_WORK INSTRUCTIONS:_ Below are entries; copy exactly the lines from the one with "3. 3y zero-coupon" through the one with "8. 8y coupon bond, annual coupon 4.5000%", both included, and leave out the rest.

_DATA RECORDS:_
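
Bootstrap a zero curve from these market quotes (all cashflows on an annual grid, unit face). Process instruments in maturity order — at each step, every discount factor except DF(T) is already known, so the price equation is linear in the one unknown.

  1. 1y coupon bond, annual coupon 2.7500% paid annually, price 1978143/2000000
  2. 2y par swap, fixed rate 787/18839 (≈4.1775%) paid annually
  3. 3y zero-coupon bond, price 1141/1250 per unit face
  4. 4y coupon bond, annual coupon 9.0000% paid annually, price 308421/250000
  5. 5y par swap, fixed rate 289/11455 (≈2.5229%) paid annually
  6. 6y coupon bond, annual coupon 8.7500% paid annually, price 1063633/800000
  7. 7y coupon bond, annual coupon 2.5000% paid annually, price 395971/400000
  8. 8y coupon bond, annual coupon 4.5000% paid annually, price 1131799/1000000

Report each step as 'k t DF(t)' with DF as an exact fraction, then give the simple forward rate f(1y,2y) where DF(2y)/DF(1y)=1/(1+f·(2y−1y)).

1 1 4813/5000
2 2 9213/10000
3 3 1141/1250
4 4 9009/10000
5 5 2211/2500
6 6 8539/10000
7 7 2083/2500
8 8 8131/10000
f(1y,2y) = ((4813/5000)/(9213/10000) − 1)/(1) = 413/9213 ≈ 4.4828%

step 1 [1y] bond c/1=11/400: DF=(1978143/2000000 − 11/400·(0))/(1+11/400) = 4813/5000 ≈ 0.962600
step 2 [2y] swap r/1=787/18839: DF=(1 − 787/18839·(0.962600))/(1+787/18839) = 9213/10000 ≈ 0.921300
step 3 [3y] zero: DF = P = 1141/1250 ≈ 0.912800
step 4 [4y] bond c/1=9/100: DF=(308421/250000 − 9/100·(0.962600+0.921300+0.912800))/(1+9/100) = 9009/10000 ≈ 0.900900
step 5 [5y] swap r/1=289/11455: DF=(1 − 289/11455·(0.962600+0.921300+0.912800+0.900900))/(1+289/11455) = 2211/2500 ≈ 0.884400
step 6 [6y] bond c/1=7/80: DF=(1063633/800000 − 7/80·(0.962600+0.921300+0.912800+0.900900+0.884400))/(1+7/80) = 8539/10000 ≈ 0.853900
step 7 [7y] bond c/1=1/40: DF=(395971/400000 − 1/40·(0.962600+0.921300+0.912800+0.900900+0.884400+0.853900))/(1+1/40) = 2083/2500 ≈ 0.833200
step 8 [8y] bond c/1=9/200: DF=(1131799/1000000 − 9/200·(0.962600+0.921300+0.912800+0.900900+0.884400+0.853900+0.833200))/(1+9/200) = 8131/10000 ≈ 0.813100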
* * *
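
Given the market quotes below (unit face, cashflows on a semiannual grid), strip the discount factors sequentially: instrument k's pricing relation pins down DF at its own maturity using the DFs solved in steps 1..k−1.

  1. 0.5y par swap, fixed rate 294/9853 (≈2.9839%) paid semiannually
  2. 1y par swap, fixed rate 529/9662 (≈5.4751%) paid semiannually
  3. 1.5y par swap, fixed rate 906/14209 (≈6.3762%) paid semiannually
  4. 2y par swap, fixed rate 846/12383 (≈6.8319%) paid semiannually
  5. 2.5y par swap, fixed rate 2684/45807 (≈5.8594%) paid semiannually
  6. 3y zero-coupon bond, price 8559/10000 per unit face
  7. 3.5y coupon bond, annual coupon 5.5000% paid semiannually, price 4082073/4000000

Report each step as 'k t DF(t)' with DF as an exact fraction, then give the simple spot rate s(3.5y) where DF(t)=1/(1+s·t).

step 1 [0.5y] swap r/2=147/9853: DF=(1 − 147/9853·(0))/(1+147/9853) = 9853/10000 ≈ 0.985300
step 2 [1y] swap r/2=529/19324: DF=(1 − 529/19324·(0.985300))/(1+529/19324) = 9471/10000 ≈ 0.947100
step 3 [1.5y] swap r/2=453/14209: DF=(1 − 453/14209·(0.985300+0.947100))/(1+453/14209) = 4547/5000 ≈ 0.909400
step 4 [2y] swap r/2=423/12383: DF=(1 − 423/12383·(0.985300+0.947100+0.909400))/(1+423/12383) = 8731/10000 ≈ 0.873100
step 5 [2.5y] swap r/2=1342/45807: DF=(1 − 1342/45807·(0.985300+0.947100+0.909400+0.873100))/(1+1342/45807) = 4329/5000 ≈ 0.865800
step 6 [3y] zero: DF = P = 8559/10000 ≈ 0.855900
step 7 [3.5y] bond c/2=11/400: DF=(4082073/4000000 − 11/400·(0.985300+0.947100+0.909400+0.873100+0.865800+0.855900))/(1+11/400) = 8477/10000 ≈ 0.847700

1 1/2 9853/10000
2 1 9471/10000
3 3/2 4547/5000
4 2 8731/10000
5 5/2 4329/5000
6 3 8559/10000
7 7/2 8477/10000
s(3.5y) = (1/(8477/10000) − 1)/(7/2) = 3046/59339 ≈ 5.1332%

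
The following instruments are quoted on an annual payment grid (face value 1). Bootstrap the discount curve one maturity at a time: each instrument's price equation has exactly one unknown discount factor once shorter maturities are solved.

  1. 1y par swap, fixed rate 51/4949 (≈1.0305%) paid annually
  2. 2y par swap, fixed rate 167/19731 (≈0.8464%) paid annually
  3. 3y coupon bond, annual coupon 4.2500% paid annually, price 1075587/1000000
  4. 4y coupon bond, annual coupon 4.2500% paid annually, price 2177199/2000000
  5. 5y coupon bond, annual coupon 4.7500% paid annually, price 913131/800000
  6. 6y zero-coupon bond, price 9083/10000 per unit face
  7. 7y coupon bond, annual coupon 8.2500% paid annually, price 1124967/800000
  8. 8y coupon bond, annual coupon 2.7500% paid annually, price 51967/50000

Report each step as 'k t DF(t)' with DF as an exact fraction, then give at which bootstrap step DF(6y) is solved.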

_PROBLEM SOLUTION:_
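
  3. 3y zero-coupon bond, price 1141/1250 per unit face
  4. 4y coupon bond, annual coupon 9.0000% paid annually, price 308421/250000
  5. 5y par swap, fixed rate 289/11455 (≈2.5229%) paid annually
  6. 6y coupon bond, annual coupon 8.7500% paid annually, price 1063633/800000
  7. 7y coupon bond, annual coupon 2.5000% paid annually, price 395971/400000
  8. 8y coupon bond, annual coupon 4.5000% paid annually, price 1131799/1000000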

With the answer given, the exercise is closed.